> WORK REQUIRED:
The response has to be every entry, printed word for word.

════

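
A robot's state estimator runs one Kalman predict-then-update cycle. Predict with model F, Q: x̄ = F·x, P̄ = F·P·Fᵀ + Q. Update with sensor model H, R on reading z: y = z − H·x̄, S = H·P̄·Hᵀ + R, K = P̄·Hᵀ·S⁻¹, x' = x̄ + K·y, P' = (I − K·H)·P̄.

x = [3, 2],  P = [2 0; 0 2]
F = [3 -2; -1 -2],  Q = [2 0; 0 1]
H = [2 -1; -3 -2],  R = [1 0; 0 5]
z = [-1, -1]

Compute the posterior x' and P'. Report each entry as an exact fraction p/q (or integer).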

════

> EXERCISE RESULT:
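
A robot's state estimator runs one Kalman predict-then-update cycle. Predict with model F, Q: x̄ = F·x, P̄ = F·P·Fᵀ + Q. Update with sensor model H, R on reading z: y = z − H·x̄, S = H·P̄·Hᵀ + R, K = P̄·Hᵀ·S⁻¹, x' = x̄ + K·y, P' = (I − K·H)·P̄.

x = [3, 2],  P = [2 0; 0 2]
F = [3 -2; -1 -2],  Q = [2 0; 0 1]
H = [2 -1; -3 -2],  R = [1 0; 0 5]
z = [-1, -1]

Compute the posterior x' and P'. Report each entry as an exact fraction p/q (or integer).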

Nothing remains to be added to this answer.